(Stored items)

%%

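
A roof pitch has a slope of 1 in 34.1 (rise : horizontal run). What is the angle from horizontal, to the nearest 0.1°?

tan θ = 1/34.1 = 0.0293
θ = arctan(0.0293) = 1.68°

1.7°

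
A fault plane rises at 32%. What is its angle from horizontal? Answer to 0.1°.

tan θ = 32/100 = 0.3200
θ = arctan(0.3200) = 17.74°

17.7°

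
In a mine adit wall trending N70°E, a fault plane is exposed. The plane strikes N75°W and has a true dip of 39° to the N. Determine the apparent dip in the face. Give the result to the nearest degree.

The strike is N75°W and the section trends N70°E; the acute angle between them is β = 35°.
tan(apparent dip) = tan 39° · sin 35° = 0.4645
apparent dip = arctan 0.4645 = 24.91°

25°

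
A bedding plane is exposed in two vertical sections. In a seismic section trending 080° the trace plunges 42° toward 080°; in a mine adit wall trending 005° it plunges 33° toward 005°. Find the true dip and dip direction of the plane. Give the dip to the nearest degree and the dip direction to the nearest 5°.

The two traces are lines in the plane: v₁ = (sin 80°·cos 42°, cos 80°·cos 42°, −sin 42°), v₂ = (sin 5°·cos 33°, cos 5°·cos 33°, −sin 33°).
Cross product v₁ × v₂ gives the pole to the plane: n ∝ (0.489, 0.350, 0.602).
True dip = arccos(n_z / |n|) = arccos(0.7077) = 45.0°.
The horizontal component of n points toward azimuth atan2(n_x, n_y) = 54°, the dip direction.

true dip 45°, dip direction 055°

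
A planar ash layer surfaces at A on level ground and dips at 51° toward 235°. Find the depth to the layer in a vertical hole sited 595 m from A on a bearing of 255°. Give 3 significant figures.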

%%

**Work to be completed**.
Reproduce all of the records, keeping every character unchanged.

**Task response**.
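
A roof pitch has a slope of 1 in 34.1 (rise : horizontal run). What is the angle from horizontal, to the nearest 0.1°?

tan θ = 1/34.1 = 0.0293
θ = arctan(0.0293) = 1.68°

1.7°

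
A fault plane rises at 32%. What is its angle from horizontal? Answer to 0.1°.

tan θ = 32/100 = 0.3200
θ = arctan(0.3200) = 17.74°

17.7°

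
In a mine adit wall trending N70°E, a fault plane is exposed. The plane strikes N75°W and has a true dip of 39° to the N. Determine the apparent dip in the face. Give the result to the nearest degree.

The strike is N75°W and the section trends N70°E; the acute angle between them is β = 35°.
tan(apparent dip) = tan 39° · sin 35° = 0.4645
apparent dip = arctan 0.4645 = 24.91°

25°

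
A bedding plane is exposed in two vertical sections. In a seismic section trending 080° the trace plunges 42° toward 080°; in a mine adit wall trending 005° it plunges 33° toward 005°. Find the true dip and dip direction of the plane. Give the dip to the nearest degree and the dip direction to the nearest 5°.

The two traces are lines in the plane: v₁ = (sin 80°·cos 42°, cos 80°·cos 42°, −sin 42°), v₂ = (sin 5°·cos 33°, cos 5°·cos 33°, −sin 33°).
Cross product v₁ × v₂ gives the pole to the plane: n ∝ (0.489, 0.350, 0.602).
True dip = arccos(n_z / |n|) = arccos(0.7077) = 45.0°.
The horizontal component of n points toward azimuth atan2(n_x, n_y) = 54°, the dip direction.

true dip 45°, dip direction 055°

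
A planar ash layer surfaces at A on level ground and dips at 51° toward 235°. Find the depth to the layer in a vertical hole sited 595 m from A on a bearing of 255°. Give 3 significant figures.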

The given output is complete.